Would you reproduce, word for word, only the lines from the one with "Consider the sequence" to the end of the listing below?

RECORDS:
********************

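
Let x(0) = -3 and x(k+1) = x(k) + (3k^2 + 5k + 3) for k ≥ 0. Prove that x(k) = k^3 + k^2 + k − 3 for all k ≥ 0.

Base case: x(0) = -3, and 0^3 + 0^2 + 0 − 3 = -3.
Assume x(j) = j^3 + j^2 + j − 3.
Then x(j+1) = x(j) + (3j^2 + 5j + 3) = (j^3 + j^2 + j − 3) + (3j^2 + 5j + 3) = j^3 + 4j^2 + 6j,
and (j+1)^3 + (j+1)^2 + (j+1) − 3 = j^3 + 4j^2 + 6j.
Hence x(k) = k^3 + k^2 + k − 3 for every k ≥ 0, by induction.

x(k) = k^3 + k^2 + k − 3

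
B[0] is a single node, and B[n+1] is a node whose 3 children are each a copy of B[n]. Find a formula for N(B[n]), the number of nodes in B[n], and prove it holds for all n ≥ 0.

Claim: N(B[n]) = (3^{n+1} − 1)/2.

Base case: N(B[0]) = 1, and (3^{0+1} − 1)/2 = 1.
Assume N(B[j]) = (3^{j+1} − 1)/2.
Then N(B[j+1]) = 1 + 3N(B[j]) = 1 + 3·(3^{j+1} − 1)/2 = 1 + (3^{j+2} − 3)/2 = (2 + 3^{j+2} − 3)/2 = (3^{j+2} − 1)/2.
This completes the inductive step, so N(B[n]) = (3^{n+1} − 1)/2 for all n ≥ 0.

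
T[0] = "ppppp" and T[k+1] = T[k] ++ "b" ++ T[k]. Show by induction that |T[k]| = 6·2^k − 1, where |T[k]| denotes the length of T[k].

Base case: |T[0]| = 5, and 6·2^0 − 1 = 5.
Assume |T[j]| = 6·2^j − 1.
Then |T[j+1]| = |T[j]| + 1 + |T[j]| = 2|T[j]| + 1 = 2(6·2^j − 1) + 1 = 6·2^{j+1} − 2 + 1 = 6·2^{j+1} − 1.
This completes the inductive step, so |T[k]| = 6·2^k − 1 for all k ≥ 0.

|T[k]| = 6·2^k − 1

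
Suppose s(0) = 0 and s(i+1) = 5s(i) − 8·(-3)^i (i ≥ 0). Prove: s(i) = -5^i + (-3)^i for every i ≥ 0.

Base case: s(0) = 0, and -5^0 + (-3)^0 = -1 + 1 = 0.
Assume s(j) = -5^j + (-3)^j for some j ≥ 0.
Then s(j+1) = 5s(j) − 8·(-3)^j = 5·(-5^j + (-3)^j) − 8·(-3)^j = -5^{j+1} + 5·(-3)^j − 8·(-3)^j = -5^{j+1} − 3·(-3)^j = -5^{j+1} + (-3)^{j+1}.
So the formula holds for j+1, and by induction s(i) = -5^i + (-3)^i for all i ≥ 0.

s(i) = -5^i + (-3)^i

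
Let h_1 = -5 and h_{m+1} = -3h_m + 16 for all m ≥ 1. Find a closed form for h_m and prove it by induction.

Claim: h_m = 3·(-3)^m + 4.

Base case: h_1 = -5, and 3·(-3)^1 + 4 = -9 + 4 = -5.
Assume h_k = 3·(-3)^k + 4 for some k ≥ 1.
Then h_{k+1} = -3h_k + 16 = -3·(3·(-3)^k + 4) + 16 = -9·(-3)^k − 12 + 16 = 3·(-3)^{k+1} + 4.
By induction, h_m = 3·(-3)^m + 4 for all m ≥ 1.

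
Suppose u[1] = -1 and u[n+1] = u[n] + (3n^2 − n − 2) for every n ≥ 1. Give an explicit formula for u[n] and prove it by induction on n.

Claim: u[n] = n^3 − 2n^2 − n + 1.

Base case: u[1] = -1, and 1^3 − 2·1^2 − 1 + 1 = -1.
Assume u[j] = j^3 − 2j^2 − j + 1.
Then u[j+1] = u[j] + (3j^2 − j − 2) = (j^3 − 2j^2 − j + 1) + (3j^2 − j − 2) = j^3 + j^2 − 2j − 1,
and (j+1)^3 − 2·(j+1)^2 − (j+1) + 1 = j^3 + j^2 − 2j − 1.
By induction, u[n] = n^3 − 2n^2 − n + 1 for all n ≥ 1.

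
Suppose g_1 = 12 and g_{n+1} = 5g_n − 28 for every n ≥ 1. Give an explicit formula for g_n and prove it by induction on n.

Claim: g_n = 5^n + 7.

Base case: g_1 = 12, and 5^1 + 7 = 5 + 7 = 12.
Assume g_r = 5^r + 7 for some r ≥ 1.
Then g_{r+1} = 5g_r − 28 = 5·(5^r + 7) − 28 = 5^{r+1} + 35 − 28 = 5^{r+1} + 7.
By induction, g_n = 5^n + 7 for all n ≥ 1.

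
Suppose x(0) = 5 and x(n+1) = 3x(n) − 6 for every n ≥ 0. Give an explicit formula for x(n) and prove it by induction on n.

Claim: x(n) = 2·3^n + 3.

Base case: x(0) = 5, and 2·3^0 + 3 = 2 + 3 = 5.
Assume x(j) = 2·3^j + 3 for some j ≥ 0.
Then x(j+1) = 3x(j) − 6 = 3·(2·3^j + 3) − 6 = 6·3^j + 9 − 6 = 2·3^{j+1} + 3.
So the formula holds for j+1, and by induction x(n) = 2·3^n + 3 for all n ≥ 0.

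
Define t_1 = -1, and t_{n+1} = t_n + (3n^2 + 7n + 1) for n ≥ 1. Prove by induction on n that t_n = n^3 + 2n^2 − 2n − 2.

Base case: t_1 = -1, and 1^3 + 2·1^2 − 2·1 − 2 = -1.
Assume t_r = r^3 + 2r^2 − 2r − 2.
Then t_{r+1} = t_r + (3r^2 + 7r + 1) = (r^3 + 2r^2 − 2r − 2) + (3r^2 + 7r + 1) = r^3 + 5r^2 + 5r − 1,
and (r+1)^3 + 2·(r+1)^2 − 2·(r+1) − 2 = r^3 + 5r^2 + 5r − 1.
Hence t_n = n^3 + 2n^2 − 2n − 2 for every n ≥ 1, by induction.

t_n = n^3 + 2n^2 − 2n − 2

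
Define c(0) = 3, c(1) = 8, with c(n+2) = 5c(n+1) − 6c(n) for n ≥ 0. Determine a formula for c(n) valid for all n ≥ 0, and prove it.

Claim: c(n) = 2^n + 2·3^n.

Base cases: c(0) = 3 and 2^0 + 2·3^0 = 3; c(1) = 8 and 2^1 + 2·3^1 = 8.
Assume c(i) = 2^i + 2·3^i for all 0 ≤ i ≤ j, where j ≥ 1.
Then c(j+1) = 5c(j) − 6c(j−1) = 5·(2^j + 2·3^j) − 6·(2^{j−1} + 2·3^{j−1}) = (5·2 − 6)2^{j−1} + 2·(5·3 − 6)3^{j−1} = 4·2^{j−1} + 18·3^{j−1} = 2^{j+1} + 2·3^{j+1}.
Hence c(n) = 2^n + 2·3^n for every n ≥ 0, by strong induction.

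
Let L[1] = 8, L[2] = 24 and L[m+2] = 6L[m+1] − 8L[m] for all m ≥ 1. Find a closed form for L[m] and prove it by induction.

Claim: L[m] = 4^m + 2·2^m.

Base cases: L[1] = 8 and 4^1 + 2·2^1 = 8; L[2] = 24 and 4^2 + 2·2^2 = 24.
Assume L[i] = 4^i + 2·2^i for all 1 ≤ i ≤ j, where j ≥ 2.
Then L[j+1] = 6L[j] − 8L[j−1] = 6·(4^j + 2·2^j) − 8·(4^{j−1} + 2·2^{j−1}) = (6·4 − 8)4^{j−1} + 2·(6·2 − 8)2^{j−1} = 16·4^{j−1} + 8·2^{j−1} = 4^{j+1} + 2·2^{j+1}.
Hence L[m] = 4^m + 2·2^m for every m ≥ 1, by strong induction.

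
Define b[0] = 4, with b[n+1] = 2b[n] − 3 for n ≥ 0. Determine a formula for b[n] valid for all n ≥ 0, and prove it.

Claim: b[n] = 2^n + 3.

Base case: b[0] = 4, and 2^0 + 3 = 1 + 3 = 4.
Assume b[k] = 2^k + 3 for some k ≥ 0.
Then b[k+1] = 2b[k] − 3 = 2·(2^k + 3) − 3 = 2^{k+1} + 6 − 3 = 2^{k+1} + 3.
By induction, b[n] = 2^n + 3 for all n ≥ 0.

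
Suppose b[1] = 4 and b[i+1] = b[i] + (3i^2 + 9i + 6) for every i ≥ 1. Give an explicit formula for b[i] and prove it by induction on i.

Claim: b[i] = i^3 + 3i^2 + 2i − 2.

Base case: b[1] = 4, and 1^3 + 3·1^2 + 2·1 − 2 = 4.
Assume b[j] = j^3 + 3j^2 + 2j − 2.
Then b[j+1] = b[j] + (3j^2 + 9j + 6) = (j^3 + 3j^2 + 2j − 2) + (3j^2 + 9j + 6) = j^3 + 6j^2 + 11j + 4,
and (j+1)^3 + 3·(j+1)^2 + 2·(j+1) − 2 = j^3 + 6j^2 + 11j + 4.
Hence b[i] = i^3 + 3i^2 + 2i − 2 for every i ≥ 1, by induction.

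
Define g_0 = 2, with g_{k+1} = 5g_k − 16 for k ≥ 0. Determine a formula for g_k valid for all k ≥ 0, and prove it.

Claim: g_k = -2·5^k + 4.

Base case: g_0 = 2, and -2·5^0 + 4 = -2 + 4 = 2.
Assume g_j = -2·5^j + 4 for some j ≥ 0.
Then g_{j+1} = 5g_j − 16 = 5·(-2·5^j + 4) − 16 = -10·5^j + 20 − 16 = -2·5^{j+1} + 4.
So the formula holds for j+1, and by induction g_k = -2·5^k + 4 for all k ≥ 0.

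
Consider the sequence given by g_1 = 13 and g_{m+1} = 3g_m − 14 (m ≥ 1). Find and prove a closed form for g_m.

Claim: g_m = 2·3^m + 7.

Base case: g_1 = 13, and 2·3^1 + 7 = 6 + 7 = 13.
Assume g_r = 2·3^r + 7 for some r ≥ 1.
Then g_{r+1} = 3g_r − 14 = 3·(2·3^r + 7) − 14 = 6·3^r + 21 − 14 = 2·3^{r+1} + 7.
So the formula holds for r+1, and by induction g_m = 2·3^m + 7 for all m ≥ 1.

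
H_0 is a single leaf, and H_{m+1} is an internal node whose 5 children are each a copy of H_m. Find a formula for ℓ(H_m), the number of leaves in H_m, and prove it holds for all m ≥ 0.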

********************

RESULT OF THE TASK:
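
Consider the sequence given by g_1 = 13 and g_{m+1} = 3g_m − 14 (m ≥ 1). Find and prove a closed form for g_m.

Claim: g_m = 2·3^m + 7.

Base case: g_1 = 13, and 2·3^1 + 7 = 6 + 7 = 13.
Assume g_r = 2·3^r + 7 for some r ≥ 1.
Then g_{r+1} = 3g_r − 14 = 3·(2·3^r + 7) − 14 = 6·3^r + 21 − 14 = 2·3^{r+1} + 7.
So the formula holds for r+1, and by induction g_m = 2·3^m + 7 for all m ≥ 1.

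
H_0 is a single leaf, and H_{m+1} is an internal node whose 5 children are each a copy of H_m. Find a formula for ℓ(H_m), the number of leaves in H_m, and prove it holds for all m ≥ 0.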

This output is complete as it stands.